[Exercise objective]
At the line with "The sequence (t_j)", start repeating the data, and continue line by line through the final line, exactly.

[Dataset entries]

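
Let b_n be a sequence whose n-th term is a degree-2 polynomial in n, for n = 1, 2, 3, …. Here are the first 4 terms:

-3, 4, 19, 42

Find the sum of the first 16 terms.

1st diffs: 7, 15, 23.
2nd diffs: 8, 8 (constant).
So b_n = 4n^2 - 5n - 2.
Continuing: …, 73, 112, 159, 214, …, b_{16} = 942.
Summing n = 1..16 (16 terms) gives 5272.

5272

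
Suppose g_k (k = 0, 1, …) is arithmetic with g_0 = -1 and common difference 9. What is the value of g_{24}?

215

g_k = -1 + (k - 0)·9.
g_{24} = -1 + 24·9 = 215.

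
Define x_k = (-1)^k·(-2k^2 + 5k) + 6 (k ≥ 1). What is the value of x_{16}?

-426

(-1)^16 = 1; -2k^2 + 5k at k=16 is -432; so x_{16} = -426.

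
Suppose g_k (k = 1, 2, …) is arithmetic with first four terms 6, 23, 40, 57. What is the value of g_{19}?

312

Common difference d = 17.
g_k = 6 + (k - 1)·17.
g_{19} = 6 + 18·17 = 312.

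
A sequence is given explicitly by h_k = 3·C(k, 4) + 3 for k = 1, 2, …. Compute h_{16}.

5463

C(16, 4) = 1820, so h_{16} = 5463.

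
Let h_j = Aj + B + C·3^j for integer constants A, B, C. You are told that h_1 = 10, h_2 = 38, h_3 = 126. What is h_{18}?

Plug in j = 1, 2, 3: A + B + 3C = 10; 2A + B + 9C = 38; 3A + B + 27C = 126.
Subtracting the first from the second: A + 6C = 28.
Subtracting the second from the third: A + 18C = 88.
Solving: C = 5, A = -2, then B = -3.
So h_j = -2·j + (-3) + 5·3^j; at j=18 this is 1937102406.

1937102406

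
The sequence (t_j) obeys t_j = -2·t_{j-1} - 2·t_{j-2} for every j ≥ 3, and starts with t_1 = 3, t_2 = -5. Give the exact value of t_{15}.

Compute successive terms:
t_3 = 4, t_4 = 2, t_5 = -12, …, t_{12} = 32, t_{13} = -192, t_{14} = 320, t_{15} = -256.

-256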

[Response below]
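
The sequence (t_j) obeys t_j = -2·t_{j-1} - 2·t_{j-2} for every j ≥ 3, and starts with t_1 = 3, t_2 = -5. Give the exact value of t_{15}.

Compute successive terms:
t_3 = 4, t_4 = 2, t_5 = -12, …, t_{12} = 32, t_{13} = -192, t_{14} = 320, t_{15} = -256.

-256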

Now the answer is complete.